> _Required work_: Repeat, please, only the lines from the top of the data down to the line with "f'(-0.65) = 0.00"; include both of those lines.

> _Source material_:
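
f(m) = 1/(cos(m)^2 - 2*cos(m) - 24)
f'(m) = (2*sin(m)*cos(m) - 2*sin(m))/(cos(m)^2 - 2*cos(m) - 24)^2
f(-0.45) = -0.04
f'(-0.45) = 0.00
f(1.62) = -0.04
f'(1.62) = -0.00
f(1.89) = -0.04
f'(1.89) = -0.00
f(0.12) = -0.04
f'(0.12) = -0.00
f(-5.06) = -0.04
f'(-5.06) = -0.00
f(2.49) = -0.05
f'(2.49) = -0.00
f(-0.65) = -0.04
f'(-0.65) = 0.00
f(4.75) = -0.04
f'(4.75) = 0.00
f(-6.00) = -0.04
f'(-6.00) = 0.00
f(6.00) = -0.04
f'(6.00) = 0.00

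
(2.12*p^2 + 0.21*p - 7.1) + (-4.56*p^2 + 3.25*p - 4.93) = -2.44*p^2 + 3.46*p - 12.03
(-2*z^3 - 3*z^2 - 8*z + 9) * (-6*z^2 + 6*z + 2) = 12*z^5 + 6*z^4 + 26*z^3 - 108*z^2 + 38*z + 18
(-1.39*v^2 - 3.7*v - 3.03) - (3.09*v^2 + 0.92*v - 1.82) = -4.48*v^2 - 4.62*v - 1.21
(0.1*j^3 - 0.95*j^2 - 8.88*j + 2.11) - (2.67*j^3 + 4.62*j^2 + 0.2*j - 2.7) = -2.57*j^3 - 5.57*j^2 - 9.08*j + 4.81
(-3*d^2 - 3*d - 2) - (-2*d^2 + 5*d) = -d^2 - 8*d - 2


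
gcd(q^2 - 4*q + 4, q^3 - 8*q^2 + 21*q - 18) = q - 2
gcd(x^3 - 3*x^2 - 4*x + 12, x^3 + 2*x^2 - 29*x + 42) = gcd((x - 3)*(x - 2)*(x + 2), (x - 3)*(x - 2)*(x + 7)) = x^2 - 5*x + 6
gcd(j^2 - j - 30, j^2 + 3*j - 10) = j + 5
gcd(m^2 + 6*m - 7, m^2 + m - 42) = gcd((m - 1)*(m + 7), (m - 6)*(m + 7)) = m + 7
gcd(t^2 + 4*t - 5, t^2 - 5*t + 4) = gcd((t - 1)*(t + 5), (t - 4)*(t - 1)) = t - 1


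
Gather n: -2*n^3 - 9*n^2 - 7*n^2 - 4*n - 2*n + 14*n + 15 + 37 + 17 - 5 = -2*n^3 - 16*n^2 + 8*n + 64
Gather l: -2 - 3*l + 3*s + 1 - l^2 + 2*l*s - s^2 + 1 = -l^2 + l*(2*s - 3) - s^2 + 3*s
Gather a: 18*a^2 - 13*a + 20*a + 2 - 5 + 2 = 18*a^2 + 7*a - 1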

> _Written answer_:
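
f(m) = 1/(cos(m)^2 - 2*cos(m) - 24)
f'(m) = (2*sin(m)*cos(m) - 2*sin(m))/(cos(m)^2 - 2*cos(m) - 24)^2
f(-0.45) = -0.04
f'(-0.45) = 0.00
f(1.62) = -0.04
f'(1.62) = -0.00
f(1.89) = -0.04
f'(1.89) = -0.00
f(0.12) = -0.04
f'(0.12) = -0.00
f(-5.06) = -0.04
f'(-5.06) = -0.00
f(2.49) = -0.05
f'(2.49) = -0.00
f(-0.65) = -0.04
f'(-0.65) = 0.00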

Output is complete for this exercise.